Return, word for word, the line containing "A 49.5 kg snowboarder" and every line after it through the last line of the records below.

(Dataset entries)
━━━━
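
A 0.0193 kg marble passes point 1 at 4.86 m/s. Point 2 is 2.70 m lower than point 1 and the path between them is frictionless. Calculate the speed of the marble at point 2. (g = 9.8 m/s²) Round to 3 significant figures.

v = 8.75 m/s

By conservation of mechanical energy, ½mv₀² + mgh = ½mv²
The mass cancels from both sides.
v² = v₀² + 2gh = (4.86)² + 2(9.8)(2.70) = 76.540
v = √76.540 = 8.749 m/s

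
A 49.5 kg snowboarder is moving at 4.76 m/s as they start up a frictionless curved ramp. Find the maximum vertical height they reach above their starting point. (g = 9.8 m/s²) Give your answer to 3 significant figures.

By energy conservation, ½mv² = mgh
h = v²/(2g) = 4.76²/(2 × 9.8) = 1.156 m

h = 1.16 m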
━━━━
THE COMPLETED TASK.
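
A 49.5 kg snowboarder is moving at 4.76 m/s as they start up a frictionless curved ramp. Find the maximum vertical height they reach above their starting point. (g = 9.8 m/s²) Give your answer to 3 significant figures.

By energy conservation, ½mv² = mgh
h = v²/(2g) = 4.76²/(2 × 9.8) = 1.156 m

h = 1.16 m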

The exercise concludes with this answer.